--- Information Enclosed Below ---
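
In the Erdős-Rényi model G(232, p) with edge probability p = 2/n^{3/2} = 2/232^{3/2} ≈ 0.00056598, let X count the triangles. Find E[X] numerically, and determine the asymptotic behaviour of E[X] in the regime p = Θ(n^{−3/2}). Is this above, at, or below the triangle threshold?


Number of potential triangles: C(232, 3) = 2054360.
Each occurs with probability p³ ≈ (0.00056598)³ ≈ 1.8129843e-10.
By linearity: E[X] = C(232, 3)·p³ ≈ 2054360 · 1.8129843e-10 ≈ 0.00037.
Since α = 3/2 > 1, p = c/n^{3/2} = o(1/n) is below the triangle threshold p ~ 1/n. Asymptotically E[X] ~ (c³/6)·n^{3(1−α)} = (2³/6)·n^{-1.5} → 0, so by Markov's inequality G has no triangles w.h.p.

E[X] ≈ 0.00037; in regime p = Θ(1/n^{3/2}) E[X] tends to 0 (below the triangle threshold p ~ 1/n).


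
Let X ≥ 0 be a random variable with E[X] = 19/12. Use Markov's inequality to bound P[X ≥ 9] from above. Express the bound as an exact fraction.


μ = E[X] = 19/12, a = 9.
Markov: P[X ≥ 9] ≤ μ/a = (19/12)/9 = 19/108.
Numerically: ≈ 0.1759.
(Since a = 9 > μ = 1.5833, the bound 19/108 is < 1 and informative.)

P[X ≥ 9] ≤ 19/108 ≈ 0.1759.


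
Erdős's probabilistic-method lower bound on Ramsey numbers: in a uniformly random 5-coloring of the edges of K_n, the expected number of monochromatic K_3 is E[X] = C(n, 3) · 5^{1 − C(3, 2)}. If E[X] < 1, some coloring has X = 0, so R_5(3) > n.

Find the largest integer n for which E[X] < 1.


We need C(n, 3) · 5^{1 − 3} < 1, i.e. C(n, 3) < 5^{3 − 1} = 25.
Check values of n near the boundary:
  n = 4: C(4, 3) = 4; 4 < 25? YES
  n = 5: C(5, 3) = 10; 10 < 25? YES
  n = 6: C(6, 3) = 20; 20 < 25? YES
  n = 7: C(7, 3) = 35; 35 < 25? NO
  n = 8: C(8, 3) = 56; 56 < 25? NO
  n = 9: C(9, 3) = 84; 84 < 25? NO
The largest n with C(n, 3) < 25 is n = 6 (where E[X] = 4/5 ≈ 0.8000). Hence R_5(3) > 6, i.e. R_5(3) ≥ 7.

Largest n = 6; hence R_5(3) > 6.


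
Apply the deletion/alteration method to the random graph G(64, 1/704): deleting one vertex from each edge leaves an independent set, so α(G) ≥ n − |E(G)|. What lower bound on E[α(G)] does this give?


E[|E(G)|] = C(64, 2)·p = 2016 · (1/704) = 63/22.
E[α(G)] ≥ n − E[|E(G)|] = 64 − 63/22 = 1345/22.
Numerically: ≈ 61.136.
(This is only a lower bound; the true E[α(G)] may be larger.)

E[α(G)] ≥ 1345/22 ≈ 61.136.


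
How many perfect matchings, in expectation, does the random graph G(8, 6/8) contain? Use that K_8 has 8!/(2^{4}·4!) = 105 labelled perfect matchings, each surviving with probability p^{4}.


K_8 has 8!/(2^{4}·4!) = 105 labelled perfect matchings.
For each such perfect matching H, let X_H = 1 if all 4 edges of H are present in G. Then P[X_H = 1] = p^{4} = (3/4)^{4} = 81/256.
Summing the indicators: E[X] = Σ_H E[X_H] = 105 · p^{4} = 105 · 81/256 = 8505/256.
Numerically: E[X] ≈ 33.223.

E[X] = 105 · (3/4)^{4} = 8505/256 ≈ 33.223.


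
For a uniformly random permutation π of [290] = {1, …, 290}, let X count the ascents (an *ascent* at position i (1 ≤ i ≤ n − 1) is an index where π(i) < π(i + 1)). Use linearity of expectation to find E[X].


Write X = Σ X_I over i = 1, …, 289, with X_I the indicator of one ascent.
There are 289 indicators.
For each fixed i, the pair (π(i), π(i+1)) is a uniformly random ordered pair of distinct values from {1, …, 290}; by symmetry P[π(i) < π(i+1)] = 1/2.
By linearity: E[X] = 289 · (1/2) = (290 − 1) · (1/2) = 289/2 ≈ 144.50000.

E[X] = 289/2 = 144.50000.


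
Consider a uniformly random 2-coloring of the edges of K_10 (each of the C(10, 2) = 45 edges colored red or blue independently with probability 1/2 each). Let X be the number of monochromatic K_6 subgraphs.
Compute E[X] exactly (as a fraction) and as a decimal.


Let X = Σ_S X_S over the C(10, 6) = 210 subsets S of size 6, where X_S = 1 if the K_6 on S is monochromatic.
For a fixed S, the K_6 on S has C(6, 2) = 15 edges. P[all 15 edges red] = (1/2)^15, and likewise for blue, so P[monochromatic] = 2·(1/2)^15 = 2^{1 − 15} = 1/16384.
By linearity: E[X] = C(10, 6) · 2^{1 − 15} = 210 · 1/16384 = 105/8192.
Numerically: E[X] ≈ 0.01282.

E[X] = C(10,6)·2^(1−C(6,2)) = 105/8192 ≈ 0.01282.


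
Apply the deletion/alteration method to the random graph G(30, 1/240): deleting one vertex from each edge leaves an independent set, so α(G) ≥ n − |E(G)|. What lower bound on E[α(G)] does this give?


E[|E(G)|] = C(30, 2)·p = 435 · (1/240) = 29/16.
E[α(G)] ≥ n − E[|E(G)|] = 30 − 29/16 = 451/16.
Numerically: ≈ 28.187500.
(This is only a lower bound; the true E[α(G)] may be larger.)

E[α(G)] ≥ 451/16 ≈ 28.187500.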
--- End of Enclosed Information ---
**Action item:** Return the listing in full, exactly.

**Response to this task:**
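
In the Erdős-Rényi model G(232, p) with edge probability p = 2/n^{3/2} = 2/232^{3/2} ≈ 0.00056598, let X count the triangles. Find E[X] numerically, and determine the asymptotic behaviour of E[X] in the regime p = Θ(n^{−3/2}). Is this above, at, or below the triangle threshold?


Number of potential triangles: C(232, 3) = 2054360.
Each occurs with probability p³ ≈ (0.00056598)³ ≈ 1.8129843e-10.
By linearity: E[X] = C(232, 3)·p³ ≈ 2054360 · 1.8129843e-10 ≈ 0.00037.
Since α = 3/2 > 1, p = c/n^{3/2} = o(1/n) is below the triangle threshold p ~ 1/n. Asymptotically E[X] ~ (c³/6)·n^{3(1−α)} = (2³/6)·n^{-1.5} → 0, so by Markov's inequality G has no triangles w.h.p.

E[X] ≈ 0.00037; in regime p = Θ(1/n^{3/2}) E[X] tends to 0 (below the triangle threshold p ~ 1/n).


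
Let X ≥ 0 be a random variable with E[X] = 19/12. Use Markov's inequality to bound P[X ≥ 9] from above. Express the bound as an exact fraction.


μ = E[X] = 19/12, a = 9.
Markov: P[X ≥ 9] ≤ μ/a = (19/12)/9 = 19/108.
Numerically: ≈ 0.1759.
(Since a = 9 > μ = 1.5833, the bound 19/108 is < 1 and informative.)

P[X ≥ 9] ≤ 19/108 ≈ 0.1759.


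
Erdős's probabilistic-method lower bound on Ramsey numbers: in a uniformly random 5-coloring of the edges of K_n, the expected number of monochromatic K_3 is E[X] = C(n, 3) · 5^{1 − C(3, 2)}. If E[X] < 1, some coloring has X = 0, so R_5(3) > n.

Find the largest integer n for which E[X] < 1.


We need C(n, 3) · 5^{1 − 3} < 1, i.e. C(n, 3) < 5^{3 − 1} = 25.
Check values of n near the boundary:
  n = 4: C(4, 3) = 4; 4 < 25? YES
  n = 5: C(5, 3) = 10; 10 < 25? YES
  n = 6: C(6, 3) = 20; 20 < 25? YES
  n = 7: C(7, 3) = 35; 35 < 25? NO
  n = 8: C(8, 3) = 56; 56 < 25? NO
  n = 9: C(9, 3) = 84; 84 < 25? NO
The largest n with C(n, 3) < 25 is n = 6 (where E[X] = 4/5 ≈ 0.8000). Hence R_5(3) > 6, i.e. R_5(3) ≥ 7.

Largest n = 6; hence R_5(3) > 6.


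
Apply the deletion/alteration method to the random graph G(64, 1/704): deleting one vertex from each edge leaves an independent set, so α(G) ≥ n − |E(G)|. What lower bound on E[α(G)] does this give?


E[|E(G)|] = C(64, 2)·p = 2016 · (1/704) = 63/22.
E[α(G)] ≥ n − E[|E(G)|] = 64 − 63/22 = 1345/22.
Numerically: ≈ 61.136.
(This is only a lower bound; the true E[α(G)] may be larger.)

E[α(G)] ≥ 1345/22 ≈ 61.136.


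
How many perfect matchings, in expectation, does the random graph G(8, 6/8) contain? Use that K_8 has 8!/(2^{4}·4!) = 105 labelled perfect matchings, each surviving with probability p^{4}.


K_8 has 8!/(2^{4}·4!) = 105 labelled perfect matchings.
For each such perfect matching H, let X_H = 1 if all 4 edges of H are present in G. Then P[X_H = 1] = p^{4} = (3/4)^{4} = 81/256.
Summing the indicators: E[X] = Σ_H E[X_H] = 105 · p^{4} = 105 · 81/256 = 8505/256.
Numerically: E[X] ≈ 33.223.

E[X] = 105 · (3/4)^{4} = 8505/256 ≈ 33.223.


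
For a uniformly random permutation π of [290] = {1, …, 290}, let X count the ascents (an *ascent* at position i (1 ≤ i ≤ n − 1) is an index where π(i) < π(i + 1)). Use linearity of expectation to find E[X].


Write X = Σ X_I over i = 1, …, 289, with X_I the indicator of one ascent.
There are 289 indicators.
For each fixed i, the pair (π(i), π(i+1)) is a uniformly random ordered pair of distinct values from {1, …, 290}; by symmetry P[π(i) < π(i+1)] = 1/2.
By linearity: E[X] = 289 · (1/2) = (290 − 1) · (1/2) = 289/2 ≈ 144.50000.

E[X] = 289/2 = 144.50000.


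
Consider a uniformly random 2-coloring of the edges of K_10 (each of the C(10, 2) = 45 edges colored red or blue independently with probability 1/2 each). Let X be the number of monochromatic K_6 subgraphs.
Compute E[X] exactly (as a fraction) and as a decimal.


Let X = Σ_S X_S over the C(10, 6) = 210 subsets S of size 6, where X_S = 1 if the K_6 on S is monochromatic.
For a fixed S, the K_6 on S has C(6, 2) = 15 edges. P[all 15 edges red] = (1/2)^15, and likewise for blue, so P[monochromatic] = 2·(1/2)^15 = 2^{1 − 15} = 1/16384.
By linearity: E[X] = C(10, 6) · 2^{1 − 15} = 210 · 1/16384 = 105/8192.
Numerically: E[X] ≈ 0.01282.

E[X] = C(10,6)·2^(1−C(6,2)) = 105/8192 ≈ 0.01282.


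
Apply the deletion/alteration method to the random graph G(30, 1/240): deleting one vertex from each edge leaves an independent set, so α(G) ≥ n − |E(G)|. What lower bound on E[α(G)] does this give?


E[|E(G)|] = C(30, 2)·p = 435 · (1/240) = 29/16.
E[α(G)] ≥ n − E[|E(G)|] = 30 − 29/16 = 451/16.
Numerically: ≈ 28.187500.
(This is only a lower bound; the true E[α(G)] may be larger.)

E[α(G)] ≥ 451/16 ≈ 28.187500.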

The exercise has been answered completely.